Goal of the exercise => Where in the records does the word "species" occur? Copy each line in which it does.

Record excerpts =>
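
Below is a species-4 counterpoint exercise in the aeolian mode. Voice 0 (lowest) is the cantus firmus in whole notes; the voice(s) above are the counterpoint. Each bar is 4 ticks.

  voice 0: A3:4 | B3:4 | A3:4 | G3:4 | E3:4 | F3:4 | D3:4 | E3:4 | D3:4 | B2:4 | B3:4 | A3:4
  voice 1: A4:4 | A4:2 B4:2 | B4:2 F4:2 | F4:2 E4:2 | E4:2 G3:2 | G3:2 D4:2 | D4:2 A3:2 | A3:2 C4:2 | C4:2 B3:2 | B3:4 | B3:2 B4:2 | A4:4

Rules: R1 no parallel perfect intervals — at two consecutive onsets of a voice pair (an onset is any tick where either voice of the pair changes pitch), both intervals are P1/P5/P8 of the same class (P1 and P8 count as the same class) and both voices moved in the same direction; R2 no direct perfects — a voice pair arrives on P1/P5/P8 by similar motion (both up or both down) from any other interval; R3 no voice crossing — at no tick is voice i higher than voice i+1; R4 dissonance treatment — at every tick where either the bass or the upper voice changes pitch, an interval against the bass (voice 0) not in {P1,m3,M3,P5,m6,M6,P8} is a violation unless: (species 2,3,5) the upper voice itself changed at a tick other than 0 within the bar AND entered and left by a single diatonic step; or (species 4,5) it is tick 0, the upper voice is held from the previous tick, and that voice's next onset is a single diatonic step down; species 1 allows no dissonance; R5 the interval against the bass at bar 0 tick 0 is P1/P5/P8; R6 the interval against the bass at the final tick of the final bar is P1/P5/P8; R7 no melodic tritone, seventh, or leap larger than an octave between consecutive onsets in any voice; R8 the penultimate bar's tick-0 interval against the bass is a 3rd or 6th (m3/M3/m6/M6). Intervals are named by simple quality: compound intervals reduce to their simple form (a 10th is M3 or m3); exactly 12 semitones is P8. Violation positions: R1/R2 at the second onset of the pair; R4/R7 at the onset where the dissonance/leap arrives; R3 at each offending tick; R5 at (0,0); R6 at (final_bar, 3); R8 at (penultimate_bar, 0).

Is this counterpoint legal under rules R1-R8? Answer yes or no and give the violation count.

bar 0: v0=A3 v1=A4 (P8)
bar 1: v0=B3 v1=A4 (m7)
bar 2: v0=A3 v1=B4 (M2)
bar 3: v0=G3 v1=F4 (m7)
bar 4: v0=E3 v1=E4 (P8)
bar 5: v0=F3 v1=G3 (M2)
bar 6: v0=D3 v1=D4 (P8)
bar 7: v0=E3 v1=A3 (P4)
bar 8: v0=D3 v1=C4 (m7)
bar 9: v0=B2 v1=B3 (P8)
bar 10: v0=B3 v1=B3 (P1)
bar 11: v0=A3 v1=A4 (P8)
  R4 @ bar1.0: B3/A4 m7 untreated
  R4 @ bar2.0: A3/B4 M2 untreated
  R7 @ bar2.2: B4->F4 leap 6st
  R4 @ bar5.0: F3/G3 M2 untreated
  R4 @ bar7.0: E3/A3 P4 untreated
  R8 @ bar10.0: penult P1 not 3rd/6th
  R1 @ bar11.0: B3/B4 P8 -> A3/A4 P8 similar

No (7 violations)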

Reply =>
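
Below is a species-4 counterpoint exercise in the aeolian mode. Voice 0 (lowest) is the cantus firmus in whole notes; the voice(s) above are the counterpoint. Each bar is 4 ticks.
Rules: R1 no parallel perfect intervals — at two consecutive onsets of a voice pair (an onset is any tick where either voice of the pair changes pitch), both intervals are P1/P5/P8 of the same class (P1 and P8 count as the same class) and both voices moved in the same direction; R2 no direct perfects — a voice pair arrives on P1/P5/P8 by similar motion (both up or both down) from any other interval; R3 no voice crossing — at no tick is voice i higher than voice i+1; R4 dissonance treatment — at every tick where either the bass or the upper voice changes pitch, an interval against the bass (voice 0) not in {P1,m3,M3,P5,m6,M6,P8} is a violation unless: (species 2,3,5) the upper voice itself changed at a tick other than 0 within the bar AND entered and left by a single diatonic step; or (species 4,5) it is tick 0, the upper voice is held from the previous tick, and that voice's next onset is a single diatonic step down; species 1 allows no dissonance; R5 the interval against the bass at bar 0 tick 0 is P1/P5/P8; R6 the interval against the bass at the final tick of the final bar is P1/P5/P8; R7 no melodic tritone, seventh, or leap larger than an octave between consecutive onsets in any voice; R8 the penultimate bar's tick-0 interval against the bass is a 3rd or 6th (m3/M3/m6/M6). Intervals are named by simple quality: compound intervals reduce to their simple form (a 10th is M3 or m3); exactly 12 semitones is P8. Violation positions: R1/R2 at the second onset of the pair; R4/R7 at the onset where the dissonance/leap arrives; R3 at each offending tick; R5 at (0,0); R6 at (final_bar, 3); R8 at (penultimate_bar, 0).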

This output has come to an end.